DATA SUPPLIED
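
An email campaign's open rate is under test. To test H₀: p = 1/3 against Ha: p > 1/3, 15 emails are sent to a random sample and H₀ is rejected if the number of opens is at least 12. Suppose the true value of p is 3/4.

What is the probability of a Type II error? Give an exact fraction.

144609703/268435456

A Type II error is failing to reject when Ha holds: with p = 3/4, β = P(S ≤ 11).
Equivalently, β = 1 − P(S ≥ 12) = 144609703/268435456.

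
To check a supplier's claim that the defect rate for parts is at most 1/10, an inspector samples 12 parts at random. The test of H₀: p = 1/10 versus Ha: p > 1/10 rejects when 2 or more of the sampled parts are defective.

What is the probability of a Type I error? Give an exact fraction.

340997748211/1000000000000

α = P(reject H₀ | H₀ true) = P(X ≥ 2 | p = 1/10), X ~ Binomial(12, 1/10).
Computing the lower-tail complement: 1 − 659002251789/1000000000000 = 340997748211/1000000000000.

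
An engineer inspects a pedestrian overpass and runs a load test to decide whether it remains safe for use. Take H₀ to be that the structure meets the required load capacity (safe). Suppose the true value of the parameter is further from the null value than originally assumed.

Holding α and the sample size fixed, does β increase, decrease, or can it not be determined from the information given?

It decreases.

A larger true effect moves the Ha sampling distribution further from the H₀ critical value, making rejection more likely when Ha is true.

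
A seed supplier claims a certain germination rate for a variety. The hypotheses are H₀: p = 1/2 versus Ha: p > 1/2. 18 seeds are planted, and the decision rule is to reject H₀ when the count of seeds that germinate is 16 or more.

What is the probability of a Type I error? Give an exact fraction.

Under H₀, X ~ Binomial(18, 1/2), and α = P(X ≥ 16).
That's C(18,16) + C(18,17) + C(18,18) over 2^18, i.e. (153 + 18 + 1)/262144 = 172/262144 = 43/65536.

43/65536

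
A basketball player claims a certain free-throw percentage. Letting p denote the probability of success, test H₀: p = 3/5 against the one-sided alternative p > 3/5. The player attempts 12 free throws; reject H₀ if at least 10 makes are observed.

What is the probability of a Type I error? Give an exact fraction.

4074381/48828125

α = P(reject H₀ | H₀ true) = P(X ≥ 10 | p = 3/5), with X ~ Binomial(12, 3/5).
Adding the binomial terms for j = 10 through 12 with p = 3/5 yields 4074381/48828125.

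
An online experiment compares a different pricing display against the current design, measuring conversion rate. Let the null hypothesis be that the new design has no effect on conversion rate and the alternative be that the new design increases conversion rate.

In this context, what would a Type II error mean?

A Type II error would mean concluding that the new design has no effect on conversion rate (or at least failing to establish that the new design increases conversion rate) when in fact the new design increases conversion rate.

A Type II error is failing to reject H₀ when H₀ is false.
Here that means keeping the current design when actually the new design increases conversion rate.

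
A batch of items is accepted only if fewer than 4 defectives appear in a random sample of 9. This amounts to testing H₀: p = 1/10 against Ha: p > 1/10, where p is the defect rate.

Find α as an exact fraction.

4165547/500000000

Under H₀, S ~ Binomial(9, 1/10); the Type I error rate is P(S ≥ 4).
Computing the lower-tail complement: 1 − 495834453/500000000 = 4165547/500000000.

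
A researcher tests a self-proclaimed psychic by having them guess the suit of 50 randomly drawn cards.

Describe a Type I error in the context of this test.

With the conventional null hypothesis that the subject is guessing at random (p = 1/4):
A Type I error is rejecting H₀ when H₀ is true.
Here that means concluding the subject has some ability beyond chance when actually the subject is guessing at random (p = 1/4).

A Type I error would mean concluding that the subject performs better than chance when in fact the subject is guessing at random (p = 1/4).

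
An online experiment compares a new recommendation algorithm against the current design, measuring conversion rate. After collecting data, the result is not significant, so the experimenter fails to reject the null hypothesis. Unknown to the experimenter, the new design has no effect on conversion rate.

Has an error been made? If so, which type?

The conventional null hypothesis here is that the new design has no effect on conversion rate.
The test retained a true H₀ — the decision matches the true state.

No error — this is a correct decision.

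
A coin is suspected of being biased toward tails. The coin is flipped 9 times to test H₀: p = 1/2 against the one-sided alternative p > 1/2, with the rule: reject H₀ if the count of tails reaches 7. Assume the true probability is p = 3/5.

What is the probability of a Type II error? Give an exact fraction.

Under the alternative p = 3/5, K ~ Binomial(9, 3/5); β is the probability the test does not reject, P(K < 7).
Summing C(9,j)·(3/5)^j·(2/5)^{9-j} for j = 0..6 gives 1500416/1953125.

1500416/1953125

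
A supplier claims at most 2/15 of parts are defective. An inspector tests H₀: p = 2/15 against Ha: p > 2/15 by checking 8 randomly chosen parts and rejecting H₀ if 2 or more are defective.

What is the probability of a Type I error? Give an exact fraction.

α = P(reject H₀ | H₀ true) = P(K ≥ 2 | p = 2/15), K ~ Binomial(8, 2/15).
Via the complement, α = 1 − Σ_{j=0}^{1} C(8,j)(2/15)^j(13/15)^{8-j} = 743183632/2562890625.

743183632/2562890625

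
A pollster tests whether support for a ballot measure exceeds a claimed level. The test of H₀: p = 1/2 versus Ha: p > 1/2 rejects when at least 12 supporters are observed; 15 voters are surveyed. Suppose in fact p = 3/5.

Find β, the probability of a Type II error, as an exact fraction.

27755679248/30517578125

Under the alternative p = 3/5, X ~ Binomial(15, 3/5); β is the probability the test does not reject, P(X < 12).
Summing C(15,j)·(3/5)^j·(2/5)^{15-j} for j = 0..11 gives 27755679248/30517578125.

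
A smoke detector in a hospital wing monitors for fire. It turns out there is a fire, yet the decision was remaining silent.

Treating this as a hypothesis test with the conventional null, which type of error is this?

Type II error

The null hypothesis here is that there is no fire.
'Remaining silent' corresponds to failing to reject H₀.
H₀ was not rejected but H₀ is false — a Type II error (false negative).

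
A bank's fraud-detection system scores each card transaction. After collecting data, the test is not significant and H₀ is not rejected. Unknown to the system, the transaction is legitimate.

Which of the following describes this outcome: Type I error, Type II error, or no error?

The conventional null hypothesis here is that the transaction is legitimate.
The test retained a true H₀ — the decision matches the true state.

Neither — the decision is correct.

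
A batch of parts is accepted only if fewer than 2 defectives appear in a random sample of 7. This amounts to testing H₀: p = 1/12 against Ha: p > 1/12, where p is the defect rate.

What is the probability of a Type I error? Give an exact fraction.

219095/1990656

α = P(reject H₀ | H₀ true) = P(S ≥ 2 | p = 1/12), S ~ Binomial(7, 1/12).
Computing the lower-tail complement: 1 − 1771561/1990656 = 219095/1990656.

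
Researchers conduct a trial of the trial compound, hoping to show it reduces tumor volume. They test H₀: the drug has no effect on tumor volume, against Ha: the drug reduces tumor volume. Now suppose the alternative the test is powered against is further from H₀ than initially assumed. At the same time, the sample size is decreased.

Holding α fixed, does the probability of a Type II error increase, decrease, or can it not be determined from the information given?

The first change alone would make β decrease; the second alone would make β increase. Which effect dominates depends on the magnitudes, which are not given.

Cannot be determined from the information given.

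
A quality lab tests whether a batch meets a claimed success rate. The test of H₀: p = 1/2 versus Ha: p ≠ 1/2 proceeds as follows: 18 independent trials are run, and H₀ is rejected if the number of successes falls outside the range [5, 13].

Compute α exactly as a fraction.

Under H₀, Y ~ Binomial(18, 1/2); α is the probability of landing in either tail, P(Y ≤ 4) + P(Y ≥ 14).
Each tail has probability (1 + 18 + 153 + 816 + 3060)/262144; doubling gives α = 8096/262144 = 253/8192.

253/8192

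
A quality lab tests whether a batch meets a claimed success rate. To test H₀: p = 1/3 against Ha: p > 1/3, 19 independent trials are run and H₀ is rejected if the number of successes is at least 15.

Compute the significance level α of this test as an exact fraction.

α = P(reject H₀ | H₀ true) = P(K ≥ 15 | p = 1/3), with K ~ Binomial(19, 1/3).
Summing C(19,j)(1/3)^j(2/3)^{19−j} for j = 15,…,19 gives 23497/387420489.

23497/387420489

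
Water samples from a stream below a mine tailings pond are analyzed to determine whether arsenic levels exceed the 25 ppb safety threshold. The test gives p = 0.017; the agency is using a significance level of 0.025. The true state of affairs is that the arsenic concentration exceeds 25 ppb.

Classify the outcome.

The conventional null hypothesis is that the arsenic concentration is at or below 25 ppb (safe).
Since p = 0.017 < α = 0.025, H₀ is rejected.
H₀ is false (actually the arsenic concentration exceeds 25 ppb).
The decision matches the true state — no error.

No error — this is a correct decision.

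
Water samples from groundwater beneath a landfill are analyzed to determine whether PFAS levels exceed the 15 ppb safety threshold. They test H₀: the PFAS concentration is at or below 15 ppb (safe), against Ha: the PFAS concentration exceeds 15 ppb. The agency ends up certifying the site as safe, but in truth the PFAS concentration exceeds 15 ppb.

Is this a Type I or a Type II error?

'Certifying the site as safe' corresponds to failing to reject H₀.
H₀ was not rejected but H₀ is false — a Type II error (false negative).

Type II error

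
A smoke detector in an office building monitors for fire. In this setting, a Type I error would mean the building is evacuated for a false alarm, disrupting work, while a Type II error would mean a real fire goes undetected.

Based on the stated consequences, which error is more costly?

The Type II consequence (a real fire goes undetected) is more severe than the Type I consequence (the building is evacuated for a false alarm, disrupting work).

Type II error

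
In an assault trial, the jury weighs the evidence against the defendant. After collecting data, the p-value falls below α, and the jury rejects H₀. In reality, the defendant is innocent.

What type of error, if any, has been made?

The conventional null hypothesis here is that the defendant is innocent.
H₀ was rejected, but H₀ is actually true.
Rejecting a true null hypothesis is a Type I error (false positive).

Type I error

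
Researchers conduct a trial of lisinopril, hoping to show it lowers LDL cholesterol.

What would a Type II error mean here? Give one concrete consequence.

With the conventional null hypothesis that the drug has no effect on LDL cholesterol:
A Type II error is failing to reject H₀ when H₀ is false.
Here that means concluding there is insufficient evidence that the drug works when actually the drug lowers LDL cholesterol.

A Type II error would mean concluding that the drug has no effect on LDL cholesterol (or at least failing to establish that the drug lowers LDL cholesterol) when in fact the drug lowers LDL cholesterol. Consequence: an effective treatment is shelved and never reaches patients who would benefit.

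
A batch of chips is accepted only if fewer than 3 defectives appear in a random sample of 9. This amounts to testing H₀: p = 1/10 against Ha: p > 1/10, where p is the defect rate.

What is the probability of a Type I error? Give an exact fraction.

The significance level is the probability, assuming p = 1/10, of seeing 3 or more defectives in 9 draws.
Computing the lower-tail complement: 1 − 473513931/500000000 = 26486069/500000000.

26486069/500000000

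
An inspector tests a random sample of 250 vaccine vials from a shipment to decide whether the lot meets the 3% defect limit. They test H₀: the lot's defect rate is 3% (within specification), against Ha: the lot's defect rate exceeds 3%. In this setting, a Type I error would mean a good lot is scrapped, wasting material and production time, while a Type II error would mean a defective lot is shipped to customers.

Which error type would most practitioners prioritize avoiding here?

The Type II consequence (a defective lot is shipped to customers) is more severe than the Type I consequence (a good lot is scrapped, wasting material and production time).

Type II error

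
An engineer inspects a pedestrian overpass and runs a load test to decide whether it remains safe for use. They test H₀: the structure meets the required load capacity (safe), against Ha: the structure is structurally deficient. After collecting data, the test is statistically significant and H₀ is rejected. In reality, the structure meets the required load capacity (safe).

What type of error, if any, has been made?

H₀ was rejected, but H₀ is actually true.
Rejecting a true null hypothesis is a Type I error (false positive).

Type I error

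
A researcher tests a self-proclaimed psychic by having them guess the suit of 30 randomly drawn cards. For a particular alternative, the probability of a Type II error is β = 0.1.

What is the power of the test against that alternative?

0.9

Power = 1 − β = 1 − 0.1 = 0.9.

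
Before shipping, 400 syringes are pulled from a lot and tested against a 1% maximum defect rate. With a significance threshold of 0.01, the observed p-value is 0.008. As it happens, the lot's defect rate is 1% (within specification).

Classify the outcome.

The conventional null hypothesis is that the lot's defect rate is 1% (within specification).
Since p = 0.008 < α = 0.01, H₀ is rejected.
H₀ is true (actually the lot's defect rate is 1% (within specification)).
Rejecting a true H₀ is a Type I error.

Type I error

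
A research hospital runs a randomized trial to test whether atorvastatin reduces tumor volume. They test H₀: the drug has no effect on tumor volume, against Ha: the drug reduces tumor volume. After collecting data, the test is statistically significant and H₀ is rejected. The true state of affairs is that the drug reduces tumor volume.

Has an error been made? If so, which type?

The test rejected a false H₀ — the decision matches the true state.

Neither — the decision is correct.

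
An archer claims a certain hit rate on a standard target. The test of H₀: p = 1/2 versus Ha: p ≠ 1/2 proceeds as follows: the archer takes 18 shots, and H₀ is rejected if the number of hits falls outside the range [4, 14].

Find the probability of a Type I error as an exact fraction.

Under H₀, X ~ Binomial(18, 1/2); α is the probability of landing in either tail, P(X ≤ 3) + P(X ≥ 15).
Each tail has probability (1 + 18 + 153 + 816)/262144; doubling gives α = 1976/262144 = 247/32768.

247/32768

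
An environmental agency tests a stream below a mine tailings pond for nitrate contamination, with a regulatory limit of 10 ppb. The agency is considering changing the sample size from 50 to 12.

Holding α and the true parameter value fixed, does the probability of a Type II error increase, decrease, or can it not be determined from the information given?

A smaller sample increases the standard error, so the sampling distributions under H₀ and Ha overlap more.

It increases.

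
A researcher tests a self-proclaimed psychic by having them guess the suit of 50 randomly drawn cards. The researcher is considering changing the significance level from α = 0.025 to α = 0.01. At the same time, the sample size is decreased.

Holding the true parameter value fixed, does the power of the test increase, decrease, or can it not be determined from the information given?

A smaller α moves the rejection region further into the tail. With the alternative true, more outcomes now fall outside the rejection region, so failing to reject becomes more likely. A smaller sample increases the standard error, so the sampling distributions under H₀ and Ha overlap more. Both changes push β in the same direction.
Since power = 1 − β and β increases, power decreases.

It decreases.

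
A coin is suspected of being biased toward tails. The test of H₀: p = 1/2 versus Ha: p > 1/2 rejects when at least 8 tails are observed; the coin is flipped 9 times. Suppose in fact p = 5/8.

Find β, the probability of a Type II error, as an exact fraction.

Under the alternative p = 5/8, K ~ Binomial(9, 5/8); β is the probability the test does not reject, P(K < 8).
Equivalently, β = 1 − P(K ≥ 8) = 3803679/4194304.

3803679/4194304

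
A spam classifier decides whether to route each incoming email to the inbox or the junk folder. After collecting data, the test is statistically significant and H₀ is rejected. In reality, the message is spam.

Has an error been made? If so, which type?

The conventional null hypothesis here is that the message is legitimate (not spam).
The test rejected a false H₀ — the decision matches the true state.

Neither — the decision is correct.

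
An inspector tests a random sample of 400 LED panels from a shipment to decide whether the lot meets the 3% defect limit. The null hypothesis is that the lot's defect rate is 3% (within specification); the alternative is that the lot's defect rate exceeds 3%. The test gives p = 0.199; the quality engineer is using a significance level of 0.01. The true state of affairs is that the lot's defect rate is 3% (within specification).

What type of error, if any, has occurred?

Since p = 0.199 ≥ α = 0.01, H₀ is not rejected.
H₀ is true (actually the lot's defect rate is 3% (within specification)).
The decision matches the true state — no error.

No error — this is a correct decision.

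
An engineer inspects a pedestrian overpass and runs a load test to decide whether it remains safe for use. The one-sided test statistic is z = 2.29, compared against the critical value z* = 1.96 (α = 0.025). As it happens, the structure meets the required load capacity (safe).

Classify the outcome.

The conventional null hypothesis is that the structure meets the required load capacity (safe).
Since z = 2.29 > z* = 1.96, H₀ is rejected.
H₀ is true (actually the structure meets the required load capacity (safe)).
Rejecting a true H₀ is a Type I error.

Type I error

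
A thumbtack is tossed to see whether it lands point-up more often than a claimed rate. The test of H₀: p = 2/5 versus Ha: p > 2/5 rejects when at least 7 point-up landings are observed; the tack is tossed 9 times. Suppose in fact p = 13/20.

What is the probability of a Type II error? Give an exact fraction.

β = P(fail to reject H₀ | Ha true) = P(Y ≤ 6 | p = 13/20), Y ~ Binomial(9, 13/20).
Adding the binomial probabilities P(Y=0)+…+P(Y=6) at p = 13/20 gives 5301813769/8000000000.

5301813769/8000000000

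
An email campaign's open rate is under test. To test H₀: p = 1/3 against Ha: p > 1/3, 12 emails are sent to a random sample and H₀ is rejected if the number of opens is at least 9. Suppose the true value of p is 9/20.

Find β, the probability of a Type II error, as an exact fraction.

Under the alternative p = 9/20, Y ~ Binomial(12, 9/20); β is the probability the test does not reject, P(Y < 9).
Equivalently, β = 1 − P(Y ≥ 9) = 790057068555953/819200000000000.

790057068555953/819200000000000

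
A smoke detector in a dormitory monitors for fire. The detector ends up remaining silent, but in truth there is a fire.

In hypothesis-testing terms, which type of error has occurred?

Type II error

The null hypothesis here is that there is no fire.
'Remaining silent' corresponds to failing to reject H₀.
H₀ was not rejected but H₀ is false — a Type II error (false negative).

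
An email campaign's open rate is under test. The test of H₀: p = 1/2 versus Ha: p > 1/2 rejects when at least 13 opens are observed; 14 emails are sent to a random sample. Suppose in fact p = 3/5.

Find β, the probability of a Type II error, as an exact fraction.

β = P(fail to reject H₀ | Ha true) = P(X ≤ 12 | p = 3/5), X ~ Binomial(14, 3/5).
Equivalently, β = 1 − P(X ≥ 13) = 6054091612/6103515625.

6054091612/6103515625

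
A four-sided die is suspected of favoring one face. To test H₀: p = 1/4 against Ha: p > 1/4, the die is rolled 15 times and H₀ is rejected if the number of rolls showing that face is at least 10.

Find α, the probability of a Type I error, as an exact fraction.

426785/536870912

α = P(reject H₀ | H₀ true) = P(K ≥ 10 | p = 1/4), with K ~ Binomial(15, 1/4).
Adding the binomial terms for j = 10 through 15 with p = 1/4 yields 426785/536870912.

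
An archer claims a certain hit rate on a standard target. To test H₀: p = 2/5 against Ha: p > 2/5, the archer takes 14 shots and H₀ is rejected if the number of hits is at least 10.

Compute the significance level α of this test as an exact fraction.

21373952/1220703125

Under H₀, X ~ Binomial(14, 2/5), and α = P(X ≥ 10).
Summing C(14,j)(2/5)^j(3/5)^{14−j} for j = 10,…,14 gives 21373952/1220703125.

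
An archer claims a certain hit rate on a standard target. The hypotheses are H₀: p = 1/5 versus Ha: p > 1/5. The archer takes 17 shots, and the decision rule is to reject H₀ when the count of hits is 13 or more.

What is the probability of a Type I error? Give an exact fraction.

Under H₀, K ~ Binomial(17, 1/5), and α = P(K ≥ 13).
P(K ≥ 13) = Σ_{j=13}^{17} C(17,j)·(1/5)^j·(4/5)^{17-j} = 131009/152587890625.

131009/152587890625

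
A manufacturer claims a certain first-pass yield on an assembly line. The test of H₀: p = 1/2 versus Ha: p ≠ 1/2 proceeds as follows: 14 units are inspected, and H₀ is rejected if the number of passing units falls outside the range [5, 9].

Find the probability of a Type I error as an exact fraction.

1471/8192

Under H₀, K ~ Binomial(14, 1/2); α is the probability of landing in either tail, P(K ≤ 4) + P(K ≥ 10).
Each tail has probability (1 + 14 + 91 + 364 + 1001)/16384; doubling gives α = 2942/16384 = 1471/8192.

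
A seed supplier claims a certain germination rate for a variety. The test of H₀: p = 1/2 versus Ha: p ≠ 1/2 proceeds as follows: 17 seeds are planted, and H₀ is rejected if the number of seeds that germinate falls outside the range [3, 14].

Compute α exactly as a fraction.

77/32768

Under H₀, S ~ Binomial(17, 1/2); α is the probability of landing in either tail, P(S ≤ 2) + P(S ≥ 15).
Each tail has probability (1 + 17 + 136)/131072; doubling gives α = 308/131072 = 77/32768.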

TASK INSTRUCTIONS
Copy exactly the lines above, starting at the opening line and finishing at the line in which "To check a supplier's" occurs.

RESULT BELOW
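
An email campaign's open rate is under test. To test H₀: p = 1/3 against Ha: p > 1/3, 15 emails are sent to a random sample and H₀ is rejected if the number of opens is at least 12. Suppose the true value of p is 3/4.

What is the probability of a Type II error? Give an exact fraction.

144609703/268435456

A Type II error is failing to reject when Ha holds: with p = 3/4, β = P(S ≤ 11).
Equivalently, β = 1 − P(S ≥ 12) = 144609703/268435456.

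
To check a supplier's claim that the defect rate for parts is at most 1/10, an inspector samples 12 parts at random. The test of H₀: p = 1/10 versus Ha: p > 1/10 rejects when 2 or more of the sampled parts are defective.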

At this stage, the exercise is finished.